» **Your assignment**:
Print exactly the lines below between the line holding "Give one category" and the line holding "[0,6)? Respond YES or NO.", inclusive, and nothing more.
===== Information given
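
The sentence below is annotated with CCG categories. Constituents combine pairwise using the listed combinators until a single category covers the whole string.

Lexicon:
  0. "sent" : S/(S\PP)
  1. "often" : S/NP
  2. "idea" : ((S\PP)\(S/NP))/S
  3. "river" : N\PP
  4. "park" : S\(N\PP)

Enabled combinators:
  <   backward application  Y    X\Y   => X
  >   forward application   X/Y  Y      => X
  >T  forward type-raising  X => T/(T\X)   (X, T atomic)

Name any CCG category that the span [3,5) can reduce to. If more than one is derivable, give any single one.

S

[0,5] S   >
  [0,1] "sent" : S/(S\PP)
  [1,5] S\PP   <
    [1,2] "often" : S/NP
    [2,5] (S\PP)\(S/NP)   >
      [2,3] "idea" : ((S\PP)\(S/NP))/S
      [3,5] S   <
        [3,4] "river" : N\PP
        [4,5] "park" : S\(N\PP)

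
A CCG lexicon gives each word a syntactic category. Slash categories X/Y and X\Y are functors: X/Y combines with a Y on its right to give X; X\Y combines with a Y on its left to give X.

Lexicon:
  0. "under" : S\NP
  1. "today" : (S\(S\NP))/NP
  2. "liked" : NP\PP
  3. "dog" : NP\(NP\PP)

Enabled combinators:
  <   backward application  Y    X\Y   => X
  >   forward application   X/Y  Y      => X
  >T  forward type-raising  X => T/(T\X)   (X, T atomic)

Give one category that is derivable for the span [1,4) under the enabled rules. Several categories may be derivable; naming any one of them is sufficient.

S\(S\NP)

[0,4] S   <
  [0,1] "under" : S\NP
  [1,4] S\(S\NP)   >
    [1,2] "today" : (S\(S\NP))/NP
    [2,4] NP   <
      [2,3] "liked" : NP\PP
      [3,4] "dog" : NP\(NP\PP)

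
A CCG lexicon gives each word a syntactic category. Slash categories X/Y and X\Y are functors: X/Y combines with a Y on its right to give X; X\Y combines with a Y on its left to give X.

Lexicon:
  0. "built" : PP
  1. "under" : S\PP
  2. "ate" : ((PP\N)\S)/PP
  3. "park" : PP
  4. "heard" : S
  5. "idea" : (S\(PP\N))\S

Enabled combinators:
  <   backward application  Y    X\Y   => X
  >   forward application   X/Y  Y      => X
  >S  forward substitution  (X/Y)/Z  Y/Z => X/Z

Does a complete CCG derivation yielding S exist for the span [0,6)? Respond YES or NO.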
==========
===== Information given
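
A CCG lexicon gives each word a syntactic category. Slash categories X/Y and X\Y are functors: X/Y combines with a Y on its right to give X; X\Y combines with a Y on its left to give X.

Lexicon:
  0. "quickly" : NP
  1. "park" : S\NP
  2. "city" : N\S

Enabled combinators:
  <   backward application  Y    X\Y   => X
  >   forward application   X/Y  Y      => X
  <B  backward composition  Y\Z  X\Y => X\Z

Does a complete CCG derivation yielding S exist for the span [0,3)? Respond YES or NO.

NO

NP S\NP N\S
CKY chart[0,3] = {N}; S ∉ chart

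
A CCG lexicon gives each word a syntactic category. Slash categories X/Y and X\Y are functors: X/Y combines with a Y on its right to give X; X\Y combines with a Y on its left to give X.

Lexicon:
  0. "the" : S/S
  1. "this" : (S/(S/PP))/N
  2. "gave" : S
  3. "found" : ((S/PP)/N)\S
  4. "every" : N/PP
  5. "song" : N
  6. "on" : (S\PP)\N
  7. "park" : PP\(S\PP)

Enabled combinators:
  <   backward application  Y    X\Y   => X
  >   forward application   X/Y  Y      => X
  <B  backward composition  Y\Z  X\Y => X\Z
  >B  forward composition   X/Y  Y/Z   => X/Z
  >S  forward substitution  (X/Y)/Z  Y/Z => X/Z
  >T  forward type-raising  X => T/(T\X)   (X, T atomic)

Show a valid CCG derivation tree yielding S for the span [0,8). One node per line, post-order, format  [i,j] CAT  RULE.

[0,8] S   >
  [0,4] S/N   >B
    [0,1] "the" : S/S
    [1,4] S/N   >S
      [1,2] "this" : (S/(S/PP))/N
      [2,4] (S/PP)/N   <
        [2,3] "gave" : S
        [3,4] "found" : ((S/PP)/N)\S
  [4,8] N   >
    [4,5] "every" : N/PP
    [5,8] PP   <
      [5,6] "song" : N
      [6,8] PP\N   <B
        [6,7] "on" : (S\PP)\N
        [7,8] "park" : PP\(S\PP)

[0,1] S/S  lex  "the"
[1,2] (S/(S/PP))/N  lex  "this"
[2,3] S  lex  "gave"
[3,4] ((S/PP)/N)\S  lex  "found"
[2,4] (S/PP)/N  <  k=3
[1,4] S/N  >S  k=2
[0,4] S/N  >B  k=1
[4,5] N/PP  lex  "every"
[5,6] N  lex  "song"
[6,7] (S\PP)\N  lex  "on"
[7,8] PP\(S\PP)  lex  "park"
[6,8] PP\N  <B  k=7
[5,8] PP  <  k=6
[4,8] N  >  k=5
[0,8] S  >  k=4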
==========
» **Answer space**:
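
Give one category that is derivable for the span [1,4) under the enabled rules. Several categories may be derivable; naming any one of them is sufficient.

S\(S\NP)

[0,4] S   <
  [0,1] "under" : S\NP
  [1,4] S\(S\NP)   >
    [1,2] "today" : (S\(S\NP))/NP
    [2,4] NP   <
      [2,3] "liked" : NP\PP
      [3,4] "dog" : NP\(NP\PP)

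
A CCG lexicon gives each word a syntactic category. Slash categories X/Y and X\Y are functors: X/Y combines with a Y on its right to give X; X\Y combines with a Y on its left to give X.

Lexicon:
  0. "built" : PP
  1. "under" : S\PP
  2. "ate" : ((PP\N)\S)/PP
  3. "park" : PP
  4. "heard" : S
  5. "idea" : (S\(PP\N))\S

Enabled combinators:
  <   backward application  Y    X\Y   => X
  >   forward application   X/Y  Y      => X
  >S  forward substitution  (X/Y)/Z  Y/Z => X/Z

Does a complete CCG derivation yielding S exist for the span [0,6)? Respond YES or NO.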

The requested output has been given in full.